What you need to do | Out of the data below, copy every line with the string "inertia".

Records contained in a dataset |

........

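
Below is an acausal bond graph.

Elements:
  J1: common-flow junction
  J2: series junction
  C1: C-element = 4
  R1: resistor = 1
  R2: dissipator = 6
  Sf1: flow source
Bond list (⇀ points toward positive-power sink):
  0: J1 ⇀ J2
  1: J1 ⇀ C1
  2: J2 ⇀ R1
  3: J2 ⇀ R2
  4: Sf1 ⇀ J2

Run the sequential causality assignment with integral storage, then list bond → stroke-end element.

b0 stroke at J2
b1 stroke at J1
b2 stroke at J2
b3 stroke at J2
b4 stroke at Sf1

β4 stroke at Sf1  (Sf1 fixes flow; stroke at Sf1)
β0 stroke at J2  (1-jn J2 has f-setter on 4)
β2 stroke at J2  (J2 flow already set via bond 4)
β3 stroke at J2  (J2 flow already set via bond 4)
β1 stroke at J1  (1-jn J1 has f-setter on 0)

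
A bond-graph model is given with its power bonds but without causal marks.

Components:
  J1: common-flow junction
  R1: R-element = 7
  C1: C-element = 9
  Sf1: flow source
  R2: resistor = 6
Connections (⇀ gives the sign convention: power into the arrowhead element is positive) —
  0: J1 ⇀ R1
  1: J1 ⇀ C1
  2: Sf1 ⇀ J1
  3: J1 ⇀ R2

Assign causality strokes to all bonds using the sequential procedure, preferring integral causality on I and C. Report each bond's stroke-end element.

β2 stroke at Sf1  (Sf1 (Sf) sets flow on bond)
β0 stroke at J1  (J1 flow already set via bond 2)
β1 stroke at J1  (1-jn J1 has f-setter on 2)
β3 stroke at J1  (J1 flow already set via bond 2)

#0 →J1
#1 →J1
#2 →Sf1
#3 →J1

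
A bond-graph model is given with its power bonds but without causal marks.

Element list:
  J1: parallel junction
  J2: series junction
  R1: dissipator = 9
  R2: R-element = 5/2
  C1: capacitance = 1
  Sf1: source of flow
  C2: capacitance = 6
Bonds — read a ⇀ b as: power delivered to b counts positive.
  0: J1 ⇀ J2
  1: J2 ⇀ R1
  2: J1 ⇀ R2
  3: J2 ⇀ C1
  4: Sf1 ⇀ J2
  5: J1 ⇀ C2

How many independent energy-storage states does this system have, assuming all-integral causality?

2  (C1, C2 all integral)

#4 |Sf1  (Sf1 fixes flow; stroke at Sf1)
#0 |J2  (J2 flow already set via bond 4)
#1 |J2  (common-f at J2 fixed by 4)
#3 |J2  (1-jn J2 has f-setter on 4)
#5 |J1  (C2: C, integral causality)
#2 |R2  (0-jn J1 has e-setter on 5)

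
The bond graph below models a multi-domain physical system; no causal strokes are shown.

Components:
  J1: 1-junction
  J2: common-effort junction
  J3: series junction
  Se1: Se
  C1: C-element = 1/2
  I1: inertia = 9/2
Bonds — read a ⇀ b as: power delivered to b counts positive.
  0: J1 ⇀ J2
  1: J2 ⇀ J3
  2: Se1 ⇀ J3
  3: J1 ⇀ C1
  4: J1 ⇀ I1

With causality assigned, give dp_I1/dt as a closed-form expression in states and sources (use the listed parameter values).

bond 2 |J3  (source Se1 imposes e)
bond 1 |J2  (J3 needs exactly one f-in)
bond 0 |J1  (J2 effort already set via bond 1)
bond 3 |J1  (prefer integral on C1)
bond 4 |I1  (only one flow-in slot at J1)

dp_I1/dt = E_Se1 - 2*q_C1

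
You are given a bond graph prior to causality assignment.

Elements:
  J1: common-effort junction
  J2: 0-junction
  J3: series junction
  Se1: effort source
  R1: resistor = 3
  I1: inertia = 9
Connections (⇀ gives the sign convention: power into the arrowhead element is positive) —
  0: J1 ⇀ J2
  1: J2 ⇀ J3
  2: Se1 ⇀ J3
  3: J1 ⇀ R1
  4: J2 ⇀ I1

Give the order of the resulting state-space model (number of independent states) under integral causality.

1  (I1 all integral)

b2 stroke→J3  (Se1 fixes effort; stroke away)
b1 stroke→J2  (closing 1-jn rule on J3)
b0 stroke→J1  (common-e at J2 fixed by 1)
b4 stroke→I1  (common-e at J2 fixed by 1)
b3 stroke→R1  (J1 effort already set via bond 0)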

........

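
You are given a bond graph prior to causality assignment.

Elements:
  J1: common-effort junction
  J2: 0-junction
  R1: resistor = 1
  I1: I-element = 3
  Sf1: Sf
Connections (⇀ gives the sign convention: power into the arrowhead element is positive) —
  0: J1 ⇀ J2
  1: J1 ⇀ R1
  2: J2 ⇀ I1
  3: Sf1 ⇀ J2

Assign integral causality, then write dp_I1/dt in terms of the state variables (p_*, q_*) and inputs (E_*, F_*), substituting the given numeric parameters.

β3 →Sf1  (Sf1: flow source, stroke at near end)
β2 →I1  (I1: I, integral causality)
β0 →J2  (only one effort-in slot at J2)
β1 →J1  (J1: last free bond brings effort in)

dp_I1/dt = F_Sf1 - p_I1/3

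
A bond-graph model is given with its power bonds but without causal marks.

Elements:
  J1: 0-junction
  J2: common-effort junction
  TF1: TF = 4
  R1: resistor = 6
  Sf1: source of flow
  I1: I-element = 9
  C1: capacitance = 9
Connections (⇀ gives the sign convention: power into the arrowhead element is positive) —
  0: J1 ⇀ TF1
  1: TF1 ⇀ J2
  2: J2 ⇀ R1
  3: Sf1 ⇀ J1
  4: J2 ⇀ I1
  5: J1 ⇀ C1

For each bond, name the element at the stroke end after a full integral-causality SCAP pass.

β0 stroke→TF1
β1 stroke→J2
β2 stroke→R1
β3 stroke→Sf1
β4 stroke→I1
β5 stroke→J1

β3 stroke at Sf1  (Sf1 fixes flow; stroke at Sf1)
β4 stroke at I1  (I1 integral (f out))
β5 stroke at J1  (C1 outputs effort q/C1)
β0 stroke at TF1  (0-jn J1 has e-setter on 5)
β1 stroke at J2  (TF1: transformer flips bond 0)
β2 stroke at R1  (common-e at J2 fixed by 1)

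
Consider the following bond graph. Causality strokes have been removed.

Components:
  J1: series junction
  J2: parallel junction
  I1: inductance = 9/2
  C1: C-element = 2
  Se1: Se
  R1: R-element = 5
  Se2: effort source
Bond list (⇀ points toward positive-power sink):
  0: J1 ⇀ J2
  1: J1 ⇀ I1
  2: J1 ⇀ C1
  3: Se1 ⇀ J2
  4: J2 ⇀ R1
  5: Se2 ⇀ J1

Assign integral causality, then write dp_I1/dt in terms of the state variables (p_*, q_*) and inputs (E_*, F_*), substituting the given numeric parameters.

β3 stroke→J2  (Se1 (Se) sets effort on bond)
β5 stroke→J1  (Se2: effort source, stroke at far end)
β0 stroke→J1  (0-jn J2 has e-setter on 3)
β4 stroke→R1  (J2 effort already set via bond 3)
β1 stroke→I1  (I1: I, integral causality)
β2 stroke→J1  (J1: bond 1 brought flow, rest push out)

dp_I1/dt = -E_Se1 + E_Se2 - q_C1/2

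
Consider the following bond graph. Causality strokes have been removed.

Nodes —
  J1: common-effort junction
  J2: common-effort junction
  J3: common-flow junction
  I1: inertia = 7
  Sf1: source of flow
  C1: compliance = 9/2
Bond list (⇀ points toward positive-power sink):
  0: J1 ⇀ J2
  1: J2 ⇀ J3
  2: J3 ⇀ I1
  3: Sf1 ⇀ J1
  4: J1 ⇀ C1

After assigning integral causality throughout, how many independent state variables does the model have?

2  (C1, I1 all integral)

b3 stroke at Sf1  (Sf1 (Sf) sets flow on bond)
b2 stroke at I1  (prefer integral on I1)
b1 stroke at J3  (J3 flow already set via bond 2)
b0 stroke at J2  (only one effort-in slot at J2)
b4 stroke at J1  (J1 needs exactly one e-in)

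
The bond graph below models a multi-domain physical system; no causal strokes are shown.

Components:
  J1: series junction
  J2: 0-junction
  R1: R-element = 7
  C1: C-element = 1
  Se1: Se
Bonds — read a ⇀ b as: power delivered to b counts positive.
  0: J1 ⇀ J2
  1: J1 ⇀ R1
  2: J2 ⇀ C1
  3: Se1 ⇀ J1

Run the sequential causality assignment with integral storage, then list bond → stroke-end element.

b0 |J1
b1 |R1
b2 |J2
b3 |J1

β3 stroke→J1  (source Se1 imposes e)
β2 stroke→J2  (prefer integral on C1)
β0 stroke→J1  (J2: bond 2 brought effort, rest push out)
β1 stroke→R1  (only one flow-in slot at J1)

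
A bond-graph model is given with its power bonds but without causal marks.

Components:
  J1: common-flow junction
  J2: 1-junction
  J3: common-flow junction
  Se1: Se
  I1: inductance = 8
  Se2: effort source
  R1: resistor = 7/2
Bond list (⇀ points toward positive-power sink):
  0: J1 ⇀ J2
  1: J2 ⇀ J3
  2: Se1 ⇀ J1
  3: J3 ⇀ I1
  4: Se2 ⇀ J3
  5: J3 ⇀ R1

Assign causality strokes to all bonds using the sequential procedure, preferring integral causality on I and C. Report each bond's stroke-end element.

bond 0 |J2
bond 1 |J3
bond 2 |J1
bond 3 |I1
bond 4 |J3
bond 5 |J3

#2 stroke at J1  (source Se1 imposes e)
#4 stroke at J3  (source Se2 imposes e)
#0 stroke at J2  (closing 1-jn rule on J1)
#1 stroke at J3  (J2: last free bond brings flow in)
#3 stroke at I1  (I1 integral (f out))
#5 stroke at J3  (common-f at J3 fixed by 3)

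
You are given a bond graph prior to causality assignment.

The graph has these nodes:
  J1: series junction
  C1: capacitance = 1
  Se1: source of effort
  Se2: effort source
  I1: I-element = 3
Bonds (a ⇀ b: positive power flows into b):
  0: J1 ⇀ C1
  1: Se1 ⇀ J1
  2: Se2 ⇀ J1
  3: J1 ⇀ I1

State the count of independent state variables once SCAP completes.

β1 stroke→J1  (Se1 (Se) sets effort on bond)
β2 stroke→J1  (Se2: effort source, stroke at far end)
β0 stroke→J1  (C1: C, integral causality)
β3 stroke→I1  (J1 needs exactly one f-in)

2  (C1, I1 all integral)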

........

Result for this task |
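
  I1: inertia = 9/2
  I1: inertia = 9
  I1: inertia = 7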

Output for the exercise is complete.